**Your instructions**
Repeat the data below with no changes.

[Saved entries]
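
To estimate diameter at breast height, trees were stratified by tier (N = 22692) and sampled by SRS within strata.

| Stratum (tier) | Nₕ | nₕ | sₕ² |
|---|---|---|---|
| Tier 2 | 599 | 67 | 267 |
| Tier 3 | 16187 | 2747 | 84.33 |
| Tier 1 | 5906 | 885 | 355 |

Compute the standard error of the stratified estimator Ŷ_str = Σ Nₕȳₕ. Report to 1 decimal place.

4454.6

Var(Ŷ_str) = Σₕ Nₕ²(1 − fₕ)sₕ²/nₕ.
Tier 2: 599²·(1 − 67/599)·267/67 = 1.2699158 × 10^6.
Tier 3: 16187²·(1 − 2747/16187)·84.33/2747 = 6.678656 × 10^6.
Tier 1: 5906²·(1 − 885/5906)·355/885 = 1.1895118 × 10^7.
Sum = 1.984369 × 10^7.
SE = √(1.984369 × 10^7) = 4454.6.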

**Result of this exercise**
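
To estimate diameter at breast height, trees were stratified by tier (N = 22692) and sampled by SRS within strata.

| Stratum (tier) | Nₕ | nₕ | sₕ² |
|---|---|---|---|
| Tier 2 | 599 | 67 | 267 |
| Tier 3 | 16187 | 2747 | 84.33 |
| Tier 1 | 5906 | 885 | 355 |

Compute the standard error of the stratified estimator Ŷ_str = Σ Nₕȳₕ. Report to 1 decimal place.

4454.6

Var(Ŷ_str) = Σₕ Nₕ²(1 − fₕ)sₕ²/nₕ.
Tier 2: 599²·(1 − 67/599)·267/67 = 1.2699158 × 10^6.
Tier 3: 16187²·(1 − 2747/16187)·84.33/2747 = 6.678656 × 10^6.
Tier 1: 5906²·(1 − 885/5906)·355/885 = 1.1895118 × 10^7.
Sum = 1.984369 × 10^7.
SE = √(1.984369 × 10^7) = 4454.6.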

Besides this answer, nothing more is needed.